» PROBLEM
Write down each entry again, exactly as it reads.

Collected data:
------------------------

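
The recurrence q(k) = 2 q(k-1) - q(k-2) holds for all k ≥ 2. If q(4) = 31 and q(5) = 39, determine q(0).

Rearranging, q(k-2) = -(q(k) - 2 q(k-1)).
q(3) = -(39 - 2(31)) = 23
q(2) = -(31 - 2(23)) = 15
q(1) = -(23 - 2(15)) = 7
q(0) = -(15 - 2(7)) = -1

-1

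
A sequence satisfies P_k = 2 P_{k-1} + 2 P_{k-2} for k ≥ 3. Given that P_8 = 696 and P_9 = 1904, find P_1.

Rearranging, P_{k-2} = (P_k - 2 P_{k-1}) / 2.
P_7 = (1904 - 2·696) / 2 = 512/2 = 256
P_6 = (696 - 2·256) / 2 = 184/2 = 92
P_5 = (256 - 2·92) / 2 = 72/2 = 36
P_4 = (92 - 2·36) / 2 = 20/2 = 10
P_3 = (36 - 2·10) / 2 = 16/2 = 8
P_2 = (10 - 2·8) / 2 = -6/2 = -3
P_1 = (8 - 2·(-3)) / 2 = 14/2 = 7

7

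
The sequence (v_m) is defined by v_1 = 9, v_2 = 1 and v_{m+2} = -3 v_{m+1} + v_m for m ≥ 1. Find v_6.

-188

v_3 = -3*1 + 9 = 6
v_4 = -3*6 + 1 = -17
v_5 = -3*(-17) + 6 = 57
v_6 = -3*57 + (-17) = -188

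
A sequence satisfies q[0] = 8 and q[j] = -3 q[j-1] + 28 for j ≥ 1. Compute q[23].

The fixed point is 28/(1 + 3) = 7, so q[j] - 7 = -3(q[j-1] - 7).
Hence q[j] = 1·(-3)^j + 7.
q[23] = 1·(-3)^{23} + 7 = 1·-94143178827 + 7 = -94143178820.

-94143178820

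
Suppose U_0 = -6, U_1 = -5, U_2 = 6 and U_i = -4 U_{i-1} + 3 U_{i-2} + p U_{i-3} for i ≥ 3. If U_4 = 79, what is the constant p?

-5

U_3 = -39 - 6p
U_4 = 174 + 19p
So 174 + 19p = 79, giving p = -5.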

------------------------

» TASK ANSWER
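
The recurrence q(k) = 2 q(k-1) - q(k-2) holds for all k ≥ 2. If q(4) = 31 and q(5) = 39, determine q(0).

Rearranging, q(k-2) = -(q(k) - 2 q(k-1)).
q(3) = -(39 - 2(31)) = 23
q(2) = -(31 - 2(23)) = 15
q(1) = -(23 - 2(15)) = 7
q(0) = -(15 - 2(7)) = -1

-1

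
A sequence satisfies P_k = 2 P_{k-1} + 2 P_{k-2} for k ≥ 3. Given that P_8 = 696 and P_9 = 1904, find P_1.

Rearranging, P_{k-2} = (P_k - 2 P_{k-1}) / 2.
P_7 = (1904 - 2·696) / 2 = 512/2 = 256
P_6 = (696 - 2·256) / 2 = 184/2 = 92
P_5 = (256 - 2·92) / 2 = 72/2 = 36
P_4 = (92 - 2·36) / 2 = 20/2 = 10
P_3 = (36 - 2·10) / 2 = 16/2 = 8
P_2 = (10 - 2·8) / 2 = -6/2 = -3
P_1 = (8 - 2·(-3)) / 2 = 14/2 = 7

7

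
The sequence (v_m) is defined by v_1 = 9, v_2 = 1 and v_{m+2} = -3 v_{m+1} + v_m for m ≥ 1. Find v_6.

-188

v_3 = -3*1 + 9 = 6
v_4 = -3*6 + 1 = -17
v_5 = -3*(-17) + 6 = 57
v_6 = -3*57 + (-17) = -188

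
A sequence satisfies q[0] = 8 and q[j] = -3 q[j-1] + 28 for j ≥ 1. Compute q[23].

The fixed point is 28/(1 + 3) = 7, so q[j] - 7 = -3(q[j-1] - 7).
Hence q[j] = 1·(-3)^j + 7.
q[23] = 1·(-3)^{23} + 7 = 1·-94143178827 + 7 = -94143178820.

-94143178820

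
Suppose U_0 = -6, U_1 = -5, U_2 = 6 and U_i = -4 U_{i-1} + 3 U_{i-2} + p U_{i-3} for i ≥ 3. If U_4 = 79, what is the constant p?

-5

U_3 = -39 - 6p
U_4 = 174 + 19p
So 174 + 19p = 79, giving p = -5.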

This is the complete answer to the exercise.